> [EXERCISE DETAILS] Every line containing the string "into" should be returned from the records.

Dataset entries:
+++
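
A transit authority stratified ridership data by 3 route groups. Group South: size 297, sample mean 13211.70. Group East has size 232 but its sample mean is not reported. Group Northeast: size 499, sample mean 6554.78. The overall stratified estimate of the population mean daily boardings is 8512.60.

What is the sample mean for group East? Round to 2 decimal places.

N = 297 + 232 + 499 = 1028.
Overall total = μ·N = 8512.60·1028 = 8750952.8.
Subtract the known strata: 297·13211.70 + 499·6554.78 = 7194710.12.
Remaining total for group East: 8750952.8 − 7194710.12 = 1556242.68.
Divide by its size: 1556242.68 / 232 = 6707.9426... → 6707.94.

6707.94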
+++
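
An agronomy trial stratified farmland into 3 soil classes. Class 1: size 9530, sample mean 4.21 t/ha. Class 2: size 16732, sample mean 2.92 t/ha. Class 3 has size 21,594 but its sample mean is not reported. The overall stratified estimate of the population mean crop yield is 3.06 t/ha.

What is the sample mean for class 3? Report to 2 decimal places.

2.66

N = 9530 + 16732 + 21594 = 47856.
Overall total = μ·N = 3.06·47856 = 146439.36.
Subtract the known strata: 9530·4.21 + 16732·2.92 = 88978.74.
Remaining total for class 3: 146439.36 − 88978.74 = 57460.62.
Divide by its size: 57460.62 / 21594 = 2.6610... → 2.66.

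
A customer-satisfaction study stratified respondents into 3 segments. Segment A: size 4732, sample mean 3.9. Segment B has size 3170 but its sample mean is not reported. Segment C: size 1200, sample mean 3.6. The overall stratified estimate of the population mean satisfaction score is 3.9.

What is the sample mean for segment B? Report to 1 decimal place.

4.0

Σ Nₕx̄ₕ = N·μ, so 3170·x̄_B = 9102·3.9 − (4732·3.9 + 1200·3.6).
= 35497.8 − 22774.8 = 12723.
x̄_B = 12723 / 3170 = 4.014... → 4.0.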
+++
> [ANSWER TO THIS TASK]
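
An agronomy trial stratified farmland into 3 soil classes. Class 1: size 9530, sample mean 4.21 t/ha. Class 2: size 16732, sample mean 2.92 t/ha. Class 3 has size 21,594 but its sample mean is not reported. The overall stratified estimate of the population mean crop yield is 3.06 t/ha.
A customer-satisfaction study stratified respondents into 3 segments. Segment A: size 4732, sample mean 3.9. Segment B has size 3170 but its sample mean is not reported. Segment C: size 1200, sample mean 3.6. The overall stratified estimate of the population mean satisfaction score is 3.9.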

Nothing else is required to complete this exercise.